DATASET RECORDS
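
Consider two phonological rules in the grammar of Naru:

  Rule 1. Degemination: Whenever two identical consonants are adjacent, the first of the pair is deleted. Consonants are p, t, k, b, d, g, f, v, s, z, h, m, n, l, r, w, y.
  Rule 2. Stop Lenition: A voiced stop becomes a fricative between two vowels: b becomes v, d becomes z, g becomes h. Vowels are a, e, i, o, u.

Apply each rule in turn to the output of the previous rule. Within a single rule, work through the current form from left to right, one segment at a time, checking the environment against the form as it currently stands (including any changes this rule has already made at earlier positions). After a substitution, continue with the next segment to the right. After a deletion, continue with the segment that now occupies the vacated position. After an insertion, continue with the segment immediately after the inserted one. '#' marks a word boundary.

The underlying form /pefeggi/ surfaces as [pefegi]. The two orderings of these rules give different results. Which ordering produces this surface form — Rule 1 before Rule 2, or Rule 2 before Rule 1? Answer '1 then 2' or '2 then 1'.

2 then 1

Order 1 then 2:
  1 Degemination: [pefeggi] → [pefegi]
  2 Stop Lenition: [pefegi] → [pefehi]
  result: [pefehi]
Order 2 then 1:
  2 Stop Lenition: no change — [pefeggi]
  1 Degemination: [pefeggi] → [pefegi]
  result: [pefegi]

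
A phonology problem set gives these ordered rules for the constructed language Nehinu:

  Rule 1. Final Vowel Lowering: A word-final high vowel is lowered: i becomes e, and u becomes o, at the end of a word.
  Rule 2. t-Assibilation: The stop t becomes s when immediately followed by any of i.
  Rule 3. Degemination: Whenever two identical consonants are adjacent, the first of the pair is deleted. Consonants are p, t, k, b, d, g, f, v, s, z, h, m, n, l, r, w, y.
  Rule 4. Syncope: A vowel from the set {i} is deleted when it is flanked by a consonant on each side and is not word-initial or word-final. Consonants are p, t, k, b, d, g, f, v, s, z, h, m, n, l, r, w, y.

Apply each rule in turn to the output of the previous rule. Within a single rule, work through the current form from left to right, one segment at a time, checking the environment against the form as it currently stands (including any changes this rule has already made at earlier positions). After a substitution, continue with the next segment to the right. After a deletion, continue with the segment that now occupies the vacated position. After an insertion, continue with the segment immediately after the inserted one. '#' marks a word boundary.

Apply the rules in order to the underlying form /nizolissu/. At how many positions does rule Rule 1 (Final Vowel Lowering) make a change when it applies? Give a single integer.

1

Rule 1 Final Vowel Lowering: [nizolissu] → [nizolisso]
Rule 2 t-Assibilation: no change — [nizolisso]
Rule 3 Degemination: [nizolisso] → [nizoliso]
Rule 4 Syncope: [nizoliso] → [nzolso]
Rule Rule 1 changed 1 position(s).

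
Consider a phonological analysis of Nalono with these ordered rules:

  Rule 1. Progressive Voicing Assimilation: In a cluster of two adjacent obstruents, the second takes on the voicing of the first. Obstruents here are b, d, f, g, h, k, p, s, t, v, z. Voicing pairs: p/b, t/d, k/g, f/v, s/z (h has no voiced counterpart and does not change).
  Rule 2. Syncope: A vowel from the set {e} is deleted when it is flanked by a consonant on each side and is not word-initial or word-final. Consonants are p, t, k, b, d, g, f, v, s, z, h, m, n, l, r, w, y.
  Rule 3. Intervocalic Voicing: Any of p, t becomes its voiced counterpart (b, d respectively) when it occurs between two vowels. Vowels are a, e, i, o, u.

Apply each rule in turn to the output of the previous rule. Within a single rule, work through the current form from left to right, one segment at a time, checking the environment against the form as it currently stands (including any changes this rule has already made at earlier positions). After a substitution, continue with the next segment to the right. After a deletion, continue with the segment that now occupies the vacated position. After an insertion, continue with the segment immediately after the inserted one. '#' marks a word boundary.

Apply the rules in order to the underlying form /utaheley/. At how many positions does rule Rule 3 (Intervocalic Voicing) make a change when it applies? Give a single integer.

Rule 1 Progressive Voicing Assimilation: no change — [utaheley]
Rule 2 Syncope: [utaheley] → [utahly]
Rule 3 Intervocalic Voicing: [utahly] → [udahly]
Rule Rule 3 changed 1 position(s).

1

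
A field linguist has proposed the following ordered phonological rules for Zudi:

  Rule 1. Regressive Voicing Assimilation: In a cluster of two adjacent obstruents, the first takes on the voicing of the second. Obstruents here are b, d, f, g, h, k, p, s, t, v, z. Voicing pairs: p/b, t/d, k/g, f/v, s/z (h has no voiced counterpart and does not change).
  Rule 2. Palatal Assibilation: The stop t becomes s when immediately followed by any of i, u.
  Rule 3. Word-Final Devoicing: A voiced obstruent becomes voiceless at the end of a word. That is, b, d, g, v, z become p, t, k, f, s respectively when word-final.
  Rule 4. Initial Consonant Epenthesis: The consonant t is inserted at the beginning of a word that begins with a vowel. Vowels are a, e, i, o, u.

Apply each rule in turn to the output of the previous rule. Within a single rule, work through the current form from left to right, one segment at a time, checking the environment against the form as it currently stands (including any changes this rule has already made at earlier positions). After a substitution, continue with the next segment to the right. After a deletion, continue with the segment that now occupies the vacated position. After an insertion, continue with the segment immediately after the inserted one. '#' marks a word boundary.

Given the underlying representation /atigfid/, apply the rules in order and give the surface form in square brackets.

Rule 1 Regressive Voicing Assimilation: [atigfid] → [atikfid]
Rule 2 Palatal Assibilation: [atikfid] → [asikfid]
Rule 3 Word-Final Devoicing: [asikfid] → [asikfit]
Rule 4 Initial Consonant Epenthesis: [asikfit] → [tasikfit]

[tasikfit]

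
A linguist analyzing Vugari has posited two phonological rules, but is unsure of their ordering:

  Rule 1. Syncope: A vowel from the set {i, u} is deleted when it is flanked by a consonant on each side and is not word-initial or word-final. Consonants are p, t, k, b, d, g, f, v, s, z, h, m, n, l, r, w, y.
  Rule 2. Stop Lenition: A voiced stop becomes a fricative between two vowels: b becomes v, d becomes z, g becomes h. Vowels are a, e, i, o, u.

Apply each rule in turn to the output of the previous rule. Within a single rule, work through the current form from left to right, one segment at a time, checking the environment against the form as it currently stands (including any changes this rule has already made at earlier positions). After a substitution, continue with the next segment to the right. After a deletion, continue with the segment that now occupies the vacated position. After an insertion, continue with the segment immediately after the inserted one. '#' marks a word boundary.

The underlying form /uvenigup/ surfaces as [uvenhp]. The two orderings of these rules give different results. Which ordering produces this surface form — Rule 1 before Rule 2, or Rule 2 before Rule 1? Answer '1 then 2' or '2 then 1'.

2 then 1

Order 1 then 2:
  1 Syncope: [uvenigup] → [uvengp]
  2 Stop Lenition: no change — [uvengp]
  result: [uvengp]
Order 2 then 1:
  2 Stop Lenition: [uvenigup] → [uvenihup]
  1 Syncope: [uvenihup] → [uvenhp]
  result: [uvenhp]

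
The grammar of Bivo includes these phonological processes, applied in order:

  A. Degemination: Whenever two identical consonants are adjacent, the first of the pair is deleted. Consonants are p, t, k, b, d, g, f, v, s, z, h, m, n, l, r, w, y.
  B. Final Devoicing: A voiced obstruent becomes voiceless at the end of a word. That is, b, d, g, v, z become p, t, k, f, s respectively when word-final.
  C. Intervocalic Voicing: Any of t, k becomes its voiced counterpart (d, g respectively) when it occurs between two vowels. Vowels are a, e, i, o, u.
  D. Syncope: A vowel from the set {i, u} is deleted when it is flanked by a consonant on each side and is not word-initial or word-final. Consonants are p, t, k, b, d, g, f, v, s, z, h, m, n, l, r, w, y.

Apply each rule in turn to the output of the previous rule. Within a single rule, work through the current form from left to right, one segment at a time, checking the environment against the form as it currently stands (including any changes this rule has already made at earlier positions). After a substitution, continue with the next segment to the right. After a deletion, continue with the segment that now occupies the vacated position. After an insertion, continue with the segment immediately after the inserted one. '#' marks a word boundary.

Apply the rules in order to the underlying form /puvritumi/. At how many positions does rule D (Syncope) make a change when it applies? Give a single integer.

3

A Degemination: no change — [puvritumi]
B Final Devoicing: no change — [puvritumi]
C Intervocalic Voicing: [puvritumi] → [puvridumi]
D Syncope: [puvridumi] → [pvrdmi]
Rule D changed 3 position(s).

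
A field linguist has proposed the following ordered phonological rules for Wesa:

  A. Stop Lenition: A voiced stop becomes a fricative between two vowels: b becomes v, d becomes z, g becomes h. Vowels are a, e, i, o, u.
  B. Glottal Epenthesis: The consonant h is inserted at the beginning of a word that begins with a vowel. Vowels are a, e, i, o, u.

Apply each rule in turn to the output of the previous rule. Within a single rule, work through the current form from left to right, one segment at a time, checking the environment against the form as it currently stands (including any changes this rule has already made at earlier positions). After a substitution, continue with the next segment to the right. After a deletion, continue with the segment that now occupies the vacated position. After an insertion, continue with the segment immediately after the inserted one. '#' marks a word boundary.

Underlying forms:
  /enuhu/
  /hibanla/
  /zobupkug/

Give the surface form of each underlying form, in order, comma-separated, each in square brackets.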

WORK TO BE COMPLETED
Among the entries above, count every line containing the string "here". Your reply must be that number alone.

TASK RESPONSE
2